● TASK INPUTS:
**********

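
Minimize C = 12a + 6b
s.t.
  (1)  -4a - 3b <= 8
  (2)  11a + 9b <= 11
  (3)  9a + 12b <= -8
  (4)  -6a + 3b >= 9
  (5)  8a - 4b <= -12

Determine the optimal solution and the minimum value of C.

Extreme points and C = 12a + 6b:
  (-24/7, 40/21) → C = -208/7
  (-17/10, -2/5) → C = -114/5
  (-4/3, 1/3) → C = -14

At the optimal vertex, -4a - 3b = 8 and 9a + 12b = -8.
Solving simultaneously gives a = -24/7, b = 40/21.

a = -24/7, b = 40/21, minimum C = -208/7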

**********

● BRIEF:
Copy exactly the line that contains "11a + 9b <= 11" and every line after it, up to and including the last line of the records.

● OUTPUT OF THE TASK:
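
  (2)  11a + 9b <= 11
  (3)  9a + 12b <= -8
  (4)  -6a + 3b >= 9
  (5)  8a - 4b <= -12

Determine the optimal solution and the minimum value of C.

Extreme points and C = 12a + 6b:
  (-24/7, 40/21) → C = -208/7
  (-17/10, -2/5) → C = -114/5
  (-4/3, 1/3) → C = -14

At the optimal vertex, -4a - 3b = 8 and 9a + 12b = -8.
Solving simultaneously gives a = -24/7, b = 40/21.

a = -24/7, b = 40/21, minimum C = -208/7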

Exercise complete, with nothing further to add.